## ACTION ITEM
From the entries, return every line where the string "adult" shows up.

## RECORDS
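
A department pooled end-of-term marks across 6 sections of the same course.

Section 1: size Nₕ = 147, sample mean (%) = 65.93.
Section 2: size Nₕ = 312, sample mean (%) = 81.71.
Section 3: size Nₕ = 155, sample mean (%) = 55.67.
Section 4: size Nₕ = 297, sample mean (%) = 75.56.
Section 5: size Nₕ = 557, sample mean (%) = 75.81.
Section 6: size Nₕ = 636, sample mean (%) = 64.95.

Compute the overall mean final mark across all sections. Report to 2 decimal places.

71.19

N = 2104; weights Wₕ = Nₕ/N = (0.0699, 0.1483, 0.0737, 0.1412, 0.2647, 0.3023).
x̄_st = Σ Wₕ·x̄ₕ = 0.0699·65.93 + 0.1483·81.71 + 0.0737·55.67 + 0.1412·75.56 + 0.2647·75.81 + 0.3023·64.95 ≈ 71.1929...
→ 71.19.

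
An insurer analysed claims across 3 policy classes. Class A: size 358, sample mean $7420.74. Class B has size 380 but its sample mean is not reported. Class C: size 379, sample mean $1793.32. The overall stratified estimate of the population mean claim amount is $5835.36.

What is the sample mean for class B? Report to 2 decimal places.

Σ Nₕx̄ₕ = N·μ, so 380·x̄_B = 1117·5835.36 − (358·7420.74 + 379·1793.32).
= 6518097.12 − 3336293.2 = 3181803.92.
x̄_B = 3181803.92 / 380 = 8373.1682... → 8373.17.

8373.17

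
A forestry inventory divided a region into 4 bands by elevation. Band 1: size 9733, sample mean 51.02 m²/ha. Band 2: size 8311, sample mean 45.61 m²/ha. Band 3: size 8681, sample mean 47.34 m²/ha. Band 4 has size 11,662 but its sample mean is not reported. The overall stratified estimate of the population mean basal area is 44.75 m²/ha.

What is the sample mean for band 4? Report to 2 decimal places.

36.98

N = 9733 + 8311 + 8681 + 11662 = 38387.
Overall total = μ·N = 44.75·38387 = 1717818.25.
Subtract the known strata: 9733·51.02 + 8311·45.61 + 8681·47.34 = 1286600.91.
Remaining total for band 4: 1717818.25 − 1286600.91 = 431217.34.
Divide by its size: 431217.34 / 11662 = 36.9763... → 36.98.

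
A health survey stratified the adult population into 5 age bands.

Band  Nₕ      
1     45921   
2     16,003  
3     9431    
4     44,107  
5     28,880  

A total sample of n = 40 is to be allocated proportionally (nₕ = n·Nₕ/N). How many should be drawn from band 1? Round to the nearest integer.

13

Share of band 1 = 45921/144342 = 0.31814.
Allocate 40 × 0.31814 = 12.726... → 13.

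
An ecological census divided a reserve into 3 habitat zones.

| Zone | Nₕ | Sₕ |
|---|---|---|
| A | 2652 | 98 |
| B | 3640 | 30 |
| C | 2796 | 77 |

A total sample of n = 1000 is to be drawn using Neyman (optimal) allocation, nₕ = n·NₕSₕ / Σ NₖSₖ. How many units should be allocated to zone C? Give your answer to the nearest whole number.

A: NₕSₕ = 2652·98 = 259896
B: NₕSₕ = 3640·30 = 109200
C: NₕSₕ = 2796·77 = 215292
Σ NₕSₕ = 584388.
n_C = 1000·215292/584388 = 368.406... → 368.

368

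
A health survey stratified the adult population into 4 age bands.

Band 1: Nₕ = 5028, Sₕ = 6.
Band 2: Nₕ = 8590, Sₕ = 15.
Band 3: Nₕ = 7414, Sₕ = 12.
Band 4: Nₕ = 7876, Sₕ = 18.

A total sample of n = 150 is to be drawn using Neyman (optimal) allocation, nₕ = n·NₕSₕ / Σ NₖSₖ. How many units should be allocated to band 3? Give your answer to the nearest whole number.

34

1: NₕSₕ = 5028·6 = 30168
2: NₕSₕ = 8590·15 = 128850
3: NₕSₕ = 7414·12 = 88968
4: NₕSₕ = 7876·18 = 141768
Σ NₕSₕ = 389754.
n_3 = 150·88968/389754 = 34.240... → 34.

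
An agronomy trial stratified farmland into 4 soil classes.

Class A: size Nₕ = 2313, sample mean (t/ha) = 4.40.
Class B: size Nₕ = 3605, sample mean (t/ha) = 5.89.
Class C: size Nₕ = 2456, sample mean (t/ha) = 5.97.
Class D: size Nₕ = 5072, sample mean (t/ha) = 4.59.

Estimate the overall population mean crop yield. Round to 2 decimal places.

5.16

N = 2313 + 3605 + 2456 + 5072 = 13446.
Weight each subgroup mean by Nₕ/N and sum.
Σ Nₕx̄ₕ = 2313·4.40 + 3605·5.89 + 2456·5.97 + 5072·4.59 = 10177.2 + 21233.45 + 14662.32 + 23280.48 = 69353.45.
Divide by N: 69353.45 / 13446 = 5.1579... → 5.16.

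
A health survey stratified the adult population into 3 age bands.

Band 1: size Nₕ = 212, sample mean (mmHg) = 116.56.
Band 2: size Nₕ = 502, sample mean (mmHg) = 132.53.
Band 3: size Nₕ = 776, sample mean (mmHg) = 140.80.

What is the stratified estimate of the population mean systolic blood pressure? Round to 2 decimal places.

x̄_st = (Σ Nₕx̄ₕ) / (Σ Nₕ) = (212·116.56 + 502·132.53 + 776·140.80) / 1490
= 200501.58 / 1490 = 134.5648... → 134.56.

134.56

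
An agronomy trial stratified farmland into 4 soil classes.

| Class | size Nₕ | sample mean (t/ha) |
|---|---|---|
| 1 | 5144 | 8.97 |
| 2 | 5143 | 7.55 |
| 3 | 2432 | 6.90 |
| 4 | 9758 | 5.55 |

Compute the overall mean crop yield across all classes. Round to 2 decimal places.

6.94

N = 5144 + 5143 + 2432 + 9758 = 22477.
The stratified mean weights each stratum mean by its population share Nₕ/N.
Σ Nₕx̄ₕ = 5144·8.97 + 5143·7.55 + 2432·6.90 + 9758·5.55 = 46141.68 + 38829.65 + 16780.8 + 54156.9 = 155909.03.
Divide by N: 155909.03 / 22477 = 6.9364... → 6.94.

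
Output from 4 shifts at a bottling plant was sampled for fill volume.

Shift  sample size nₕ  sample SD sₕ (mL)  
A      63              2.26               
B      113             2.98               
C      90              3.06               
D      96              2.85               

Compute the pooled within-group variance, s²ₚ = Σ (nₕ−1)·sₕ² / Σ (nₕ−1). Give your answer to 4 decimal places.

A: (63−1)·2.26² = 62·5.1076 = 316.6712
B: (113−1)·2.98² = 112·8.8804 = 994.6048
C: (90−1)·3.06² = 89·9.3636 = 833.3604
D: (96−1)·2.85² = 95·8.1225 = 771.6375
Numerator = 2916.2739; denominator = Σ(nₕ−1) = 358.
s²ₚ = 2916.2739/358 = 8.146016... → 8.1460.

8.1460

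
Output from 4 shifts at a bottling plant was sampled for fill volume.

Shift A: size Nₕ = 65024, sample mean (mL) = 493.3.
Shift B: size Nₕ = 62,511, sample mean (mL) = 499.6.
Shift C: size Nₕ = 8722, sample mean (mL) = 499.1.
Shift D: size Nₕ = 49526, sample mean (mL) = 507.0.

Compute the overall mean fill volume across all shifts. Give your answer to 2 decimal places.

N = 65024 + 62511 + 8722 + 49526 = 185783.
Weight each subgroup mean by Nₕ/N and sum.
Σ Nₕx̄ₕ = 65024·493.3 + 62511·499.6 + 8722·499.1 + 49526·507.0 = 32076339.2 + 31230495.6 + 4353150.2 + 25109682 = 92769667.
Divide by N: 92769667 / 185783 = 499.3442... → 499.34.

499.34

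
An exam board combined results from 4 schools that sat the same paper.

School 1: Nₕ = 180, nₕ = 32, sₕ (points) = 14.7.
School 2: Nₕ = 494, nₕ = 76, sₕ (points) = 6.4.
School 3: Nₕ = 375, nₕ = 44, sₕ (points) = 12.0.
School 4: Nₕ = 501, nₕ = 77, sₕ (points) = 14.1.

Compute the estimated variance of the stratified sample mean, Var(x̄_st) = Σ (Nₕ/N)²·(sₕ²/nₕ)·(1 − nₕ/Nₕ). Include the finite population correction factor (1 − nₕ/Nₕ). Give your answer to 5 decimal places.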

## RESULT OF THIS EXERCISE
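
A health survey stratified the adult population into 5 age bands.
A health survey stratified the adult population into 4 age bands.
A health survey stratified the adult population into 3 age bands.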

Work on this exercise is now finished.